BEGIN RECORD EXCERPTS

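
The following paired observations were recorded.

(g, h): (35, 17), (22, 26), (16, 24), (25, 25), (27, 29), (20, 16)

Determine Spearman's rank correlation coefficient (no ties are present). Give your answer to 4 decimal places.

Rank g: 6, 3, 1, 4, 5, 2
Rank h: 2, 5, 3, 4, 6, 1
d = rank(g) − rank(h): 4, -2, -2, 0, -1, 1; Σd² = 26
ρ = 1 − 6Σd² / [n(n²−1)] = 1 − 6×26 / (6×35) = 1 − 156/210 ≈ 0.2571

0.2571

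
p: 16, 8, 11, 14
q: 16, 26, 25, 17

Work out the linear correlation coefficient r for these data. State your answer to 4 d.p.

n = 4, Σp = 49, Σq = 84, Σp² = 637, Σq² = 1846, Σpq = 977
nΣpq − ΣpΣq = 3908 − 4116 = -208
nΣp² − (Σp)² = 2548 − 2401 = 147; nΣq² − (Σq)² = 7384 − 7056 = 328
r = -208 / √(147 × 328) = -208 / 219.5814 ≈ -0.9473

-0.9473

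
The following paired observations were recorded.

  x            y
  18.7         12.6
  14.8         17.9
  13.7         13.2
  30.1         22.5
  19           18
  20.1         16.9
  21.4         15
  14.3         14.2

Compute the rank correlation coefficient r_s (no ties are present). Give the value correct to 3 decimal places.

0.595

Rank x: 4, 3, 1, 8, 5, 6, 7, 2
Rank y: 1, 6, 2, 8, 7, 5, 4, 3
d = rank(x) − rank(y): 3, -3, -1, 0, -2, 1, 3, -1; Σd² = 34
ρ = 1 − 6Σd² / [n(n²−1)] = 1 − 6×34 / (8×63) = 1 − 204/504 ≈ 0.595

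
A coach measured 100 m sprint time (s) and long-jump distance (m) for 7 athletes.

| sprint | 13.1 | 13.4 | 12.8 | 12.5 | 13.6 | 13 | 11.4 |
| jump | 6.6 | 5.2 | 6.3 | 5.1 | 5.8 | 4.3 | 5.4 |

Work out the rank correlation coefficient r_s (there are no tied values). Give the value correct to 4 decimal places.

Rank sprint: 5, 6, 3, 2, 7, 4, 1
Rank jump: 7, 3, 6, 2, 5, 1, 4
d = rank(sprint) − rank(jump): -2, 3, -3, 0, 2, 3, -3; Σd² = 44
ρ = 1 − 6Σd² / [n(n²−1)] = 1 − 6×44 / (7×48) = 1 − 264/336 ≈ 0.2143

0.2143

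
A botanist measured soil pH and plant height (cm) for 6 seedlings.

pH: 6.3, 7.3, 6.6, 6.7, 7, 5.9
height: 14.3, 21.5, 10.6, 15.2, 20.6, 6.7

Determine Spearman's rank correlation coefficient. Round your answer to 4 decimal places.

0.9429

Rank pH: 2, 6, 3, 4, 5, 1
Rank height: 3, 6, 2, 4, 5, 1
d = rank(pH) − rank(height): -1, 0, 1, 0, 0, 0; Σd² = 2
ρ = 1 − 6Σd² / [n(n²−1)] = 1 − 6×2 / (6×35) = 1 − 12/210 ≈ 0.9429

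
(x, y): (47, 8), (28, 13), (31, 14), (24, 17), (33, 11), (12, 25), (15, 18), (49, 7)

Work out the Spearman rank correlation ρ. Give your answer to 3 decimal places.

-0.976

Rank x: 7, 4, 5, 3, 6, 1, 2, 8
Rank y: 2, 4, 5, 6, 3, 8, 7, 1
d = rank(x) − rank(y): 5, 0, 0, -3, 3, -7, -5, 7; Σd² = 166
ρ = 1 − 6Σd² / [n(n²−1)] = 1 − 6×166 / (8×63) = 1 − 996/504 ≈ -0.976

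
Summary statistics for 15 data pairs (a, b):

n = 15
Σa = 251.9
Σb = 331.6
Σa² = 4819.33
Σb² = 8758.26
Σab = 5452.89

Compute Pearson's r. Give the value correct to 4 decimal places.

-0.1262

r = (nΣab − ΣaΣb) / √[(nΣa² − (Σa)²)(nΣb² − (Σb)²)]
Numerator: 15×5452.89 − 251.9×331.6 = -1736.69
Denominator: √[(72289.95 − 63453.61)(131373.9 − 109958.56)] = √[8836.34 × 21415.34] = 13756.2068
r = -1736.69 / 13756.2068 ≈ -0.1262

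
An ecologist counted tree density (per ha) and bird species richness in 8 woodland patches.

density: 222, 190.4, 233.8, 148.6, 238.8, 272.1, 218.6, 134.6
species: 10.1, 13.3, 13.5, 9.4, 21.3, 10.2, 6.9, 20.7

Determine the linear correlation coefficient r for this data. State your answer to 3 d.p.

-0.216

n = 8, Σx = 1658.9, Σy = 105.4, Σx² = 359247.53, Σy² = 1583.34, Σxy = 21484.08
nΣxy − ΣxΣy = 171872.64 − 174848.06 = -2975.42
nΣx² − (Σx)² = 2873980.24 − 2751949.21 = 122031.03; nΣy² − (Σy)² = 12666.72 − 11109.16 = 1557.56
r = -2975.42 / √(122031.03 × 1557.56) = -2975.42 / 13786.6113 ≈ -0.216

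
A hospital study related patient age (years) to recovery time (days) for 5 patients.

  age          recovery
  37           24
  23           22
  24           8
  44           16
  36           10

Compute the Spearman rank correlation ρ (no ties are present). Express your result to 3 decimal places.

Rank age: 4, 1, 2, 5, 3
Rank recovery: 5, 4, 1, 3, 2
d = rank(age) − rank(recovery): -1, -3, 1, 2, 1; Σd² = 16
ρ = 1 − 6Σd² / [n(n²−1)] = 1 − 6×16 / (5×24) = 1 − 96/120 ≈ 0.200

0.200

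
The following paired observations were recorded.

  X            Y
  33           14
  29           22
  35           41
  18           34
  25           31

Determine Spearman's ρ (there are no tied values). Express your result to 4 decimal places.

Rank X: 4, 3, 5, 1, 2
Rank Y: 1, 2, 5, 4, 3
d = rank(X) − rank(Y): 3, 1, 0, -3, -1; Σd² = 20
ρ = 1 − 6Σd² / [n(n²−1)] = 1 − 6×20 / (5×24) = 1 − 120/120 ≈ 0.0000

0.0000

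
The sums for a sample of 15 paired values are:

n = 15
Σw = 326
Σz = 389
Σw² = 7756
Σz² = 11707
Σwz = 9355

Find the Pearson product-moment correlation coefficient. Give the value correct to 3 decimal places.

0.864

r = (nΣwz − ΣwΣz) / √[(nΣw² − (Σw)²)(nΣz² − (Σz)²)]
Numerator: 15×9355 − 326×389 = 13511
Denominator: √[(116340 − 106276)(175605 − 151321)] = √[10064 × 24284] = 15633.1115
r = 13511 / 15633.1115 ≈ 0.864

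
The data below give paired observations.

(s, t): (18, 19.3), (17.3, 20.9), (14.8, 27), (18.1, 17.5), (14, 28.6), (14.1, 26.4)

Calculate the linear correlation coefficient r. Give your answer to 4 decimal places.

n = 6, Σs = 96.3, Σt = 139.7, Σs² = 1564.75, Σt² = 3359.47, Σst = 2197.96
nΣst − ΣsΣt = 13187.76 − 13453.11 = -265.35
nΣs² − (Σs)² = 9388.5 − 9273.69 = 114.81; nΣt² − (Σt)² = 20156.82 − 19516.09 = 640.73
r = -265.35 / √(114.81 × 640.73) = -265.35 / 271.2235 ≈ -0.9783

-0.9783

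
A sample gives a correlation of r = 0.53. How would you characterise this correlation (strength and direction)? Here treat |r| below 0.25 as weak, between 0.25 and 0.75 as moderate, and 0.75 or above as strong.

moderate positive

r = 0.53 > 0 so the relationship is positive.
|r| = 0.53, which falls in the moderate range.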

END RECORD EXCERPTS

* **WHAT THE TASK ASKS**:
A bare number is the whole answer: how many lines in the listing hold the string "time".

* **WRITTEN REPLY**:
2